** Given records follows **

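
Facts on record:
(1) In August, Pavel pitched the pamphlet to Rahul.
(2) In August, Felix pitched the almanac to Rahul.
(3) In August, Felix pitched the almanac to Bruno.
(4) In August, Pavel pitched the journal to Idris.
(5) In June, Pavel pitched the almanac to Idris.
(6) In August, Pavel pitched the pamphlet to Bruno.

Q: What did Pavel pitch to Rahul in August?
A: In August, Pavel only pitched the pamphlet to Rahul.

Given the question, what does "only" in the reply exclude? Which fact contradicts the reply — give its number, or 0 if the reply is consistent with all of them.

The question "What did ...?" targets the thing, so in the reply the focus falls on "the pamphlet".
So "only" ranges over things; the rest (same agent, recipient, setting (Pavel / Rahul / in August)) is presupposed.
No listed fact shares that background with another thing. Nothing contradicts the reply.
(Fact (6) would refute a reading with focus on the recipient — but that is not what the question asks.)

0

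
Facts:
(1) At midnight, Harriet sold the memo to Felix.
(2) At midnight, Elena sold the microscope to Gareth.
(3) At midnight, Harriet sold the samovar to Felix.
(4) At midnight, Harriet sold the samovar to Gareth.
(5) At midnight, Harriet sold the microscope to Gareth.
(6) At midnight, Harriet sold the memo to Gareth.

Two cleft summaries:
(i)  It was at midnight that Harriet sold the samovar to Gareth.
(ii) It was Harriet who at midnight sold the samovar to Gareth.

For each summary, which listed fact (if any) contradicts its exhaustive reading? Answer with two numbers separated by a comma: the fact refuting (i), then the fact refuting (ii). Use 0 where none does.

Summary (i) focuses "at midnight" (the setting); background Harriet as agent and the samovar as thing and Gareth as recipient. No fact matches that background with a different setting, so 0.
Summary (ii) focuses "Harriet" (the agent); background the samovar as thing and Gareth as recipient and at midnight as setting. No fact matches that background with a different agent, so 0.

0, 0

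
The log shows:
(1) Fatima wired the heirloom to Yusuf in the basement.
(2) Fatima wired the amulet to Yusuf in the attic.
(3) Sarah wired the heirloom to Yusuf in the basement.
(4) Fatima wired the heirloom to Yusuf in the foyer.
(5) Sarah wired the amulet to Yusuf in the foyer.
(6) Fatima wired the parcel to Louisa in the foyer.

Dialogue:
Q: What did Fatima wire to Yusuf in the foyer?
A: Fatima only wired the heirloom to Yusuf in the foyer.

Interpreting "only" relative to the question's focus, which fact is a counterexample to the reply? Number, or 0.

The question "What did ...?" targets the thing, so in the reply the focus falls on "the heirloom".
"Only" then excludes alternative things while the background — Fatima as agent and Yusuf as recipient and in the foyer as setting — is held fixed.
No listed fact shares that background with another thing. Nothing contradicts the reply.
(Fact (1) would refute a reading with focus on the setting — but that is not what the question asks.)

0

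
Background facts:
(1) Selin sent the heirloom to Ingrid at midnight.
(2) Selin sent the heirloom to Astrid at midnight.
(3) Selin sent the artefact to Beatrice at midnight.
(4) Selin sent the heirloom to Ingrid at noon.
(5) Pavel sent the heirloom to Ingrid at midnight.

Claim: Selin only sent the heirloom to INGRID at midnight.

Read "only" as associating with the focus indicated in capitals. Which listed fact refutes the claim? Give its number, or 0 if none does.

2

Focus (in capitals) is "Ingrid" — the recipient. "Only" excludes alternative recipients while holding fixed agent = Selin, thing = the heirloom, setting = at midnight.
Fact (2) shares the background but differs in recipient (Astrid) — a counterexample.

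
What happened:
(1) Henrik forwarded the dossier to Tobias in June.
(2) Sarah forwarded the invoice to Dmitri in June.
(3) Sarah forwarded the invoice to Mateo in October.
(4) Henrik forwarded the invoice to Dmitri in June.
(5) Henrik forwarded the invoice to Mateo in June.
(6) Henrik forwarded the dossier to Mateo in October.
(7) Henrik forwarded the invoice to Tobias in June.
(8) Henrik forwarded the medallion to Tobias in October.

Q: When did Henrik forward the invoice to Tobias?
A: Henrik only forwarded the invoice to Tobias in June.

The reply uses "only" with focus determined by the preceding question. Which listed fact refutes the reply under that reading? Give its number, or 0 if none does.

0

Answering "When did ...?" puts focus on the setting — here, "in June".
"Only" then excludes alternative settings while the background — Henrik as agent and the invoice as thing and Tobias as recipient — is held fixed.
No listed fact shares that background with another setting. Nothing contradicts the reply.
(Fact (4) would refute a reading with focus on the recipient — but that is not what the question asks.)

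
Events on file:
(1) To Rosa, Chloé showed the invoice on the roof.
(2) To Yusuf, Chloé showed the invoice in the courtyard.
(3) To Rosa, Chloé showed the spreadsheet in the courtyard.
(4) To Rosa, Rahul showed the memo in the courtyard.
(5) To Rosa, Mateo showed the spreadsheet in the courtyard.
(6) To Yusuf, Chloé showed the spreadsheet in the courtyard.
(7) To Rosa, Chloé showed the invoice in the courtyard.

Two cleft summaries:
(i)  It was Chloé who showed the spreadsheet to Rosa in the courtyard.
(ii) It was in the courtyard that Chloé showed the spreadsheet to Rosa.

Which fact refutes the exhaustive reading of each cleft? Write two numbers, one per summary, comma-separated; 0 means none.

5, 0

(i): focus "Chloé". Looking for the spreadsheet as thing and Rosa as recipient and in the courtyard as setting with some other agent — fact (5) has Mateo there. Refuted.
(ii): focus "in the courtyard". No fact shares Chloé as agent and the spreadsheet as thing and Rosa as recipient with a different setting. 0.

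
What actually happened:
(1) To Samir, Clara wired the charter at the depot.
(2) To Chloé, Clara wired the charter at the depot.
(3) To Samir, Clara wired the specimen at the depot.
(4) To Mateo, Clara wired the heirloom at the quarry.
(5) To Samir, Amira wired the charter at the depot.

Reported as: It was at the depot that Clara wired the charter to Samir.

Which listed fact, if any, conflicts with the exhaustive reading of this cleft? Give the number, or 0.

Focus of the cleft: "at the depot" (the setting). Presupposed background: Clara as agent and the charter as thing and Samir as recipient.
The exhaustive reading says no other setting fits that background.
No listed fact matches the background with a different setting. Exhaustivity holds.

0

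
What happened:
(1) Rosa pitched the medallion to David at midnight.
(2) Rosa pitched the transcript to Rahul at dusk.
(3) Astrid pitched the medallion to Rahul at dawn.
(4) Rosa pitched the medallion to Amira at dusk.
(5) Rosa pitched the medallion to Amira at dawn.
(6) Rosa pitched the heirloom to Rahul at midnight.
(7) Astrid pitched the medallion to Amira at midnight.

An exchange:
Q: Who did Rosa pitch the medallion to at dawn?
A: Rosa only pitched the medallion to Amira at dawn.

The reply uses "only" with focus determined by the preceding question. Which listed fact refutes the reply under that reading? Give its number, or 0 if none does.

Answering "Who did ... to ...?" puts focus on the recipient — here, "Amira".
"Only" then excludes alternative recipients while the background — Rosa as agent and the medallion as thing and at dawn as setting — is held fixed.
No listed fact shares that background with another recipient. Nothing contradicts the reply.
(Fact (4) would refute a reading with focus on the setting — but that is not what the question asks.)

0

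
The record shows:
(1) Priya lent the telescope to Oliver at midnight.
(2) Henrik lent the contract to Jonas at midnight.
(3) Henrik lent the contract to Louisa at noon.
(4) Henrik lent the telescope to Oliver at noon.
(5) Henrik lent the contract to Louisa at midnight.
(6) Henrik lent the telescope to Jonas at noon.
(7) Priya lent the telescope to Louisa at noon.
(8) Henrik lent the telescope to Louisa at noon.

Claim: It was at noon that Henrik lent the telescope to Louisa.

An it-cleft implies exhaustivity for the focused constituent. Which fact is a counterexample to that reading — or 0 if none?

The cleft puts "at noon" in focus and presupposes the open proposition with Henrik as agent and the telescope as thing and Louisa as recipient.
Exhaustivity: at noon is the only setting satisfying that background.
No listed fact matches the background with a different setting. Exhaustivity holds.

0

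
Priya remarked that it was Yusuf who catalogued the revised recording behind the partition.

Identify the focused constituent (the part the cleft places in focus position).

In an it-cleft "It was X that/who ...", the clefted constituent X is the focus; the that/who-clause expresses the presupposed open proposition.
Here the focus is "Yusuf". The backgrounded (presupposed) material includes "the revised recording" and "behind the partition".

Yusuf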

** End of Given records **

**Assignment**:
In how many lines of the records does the word "almanac" appear? Give the number alone.

**Response box**:
3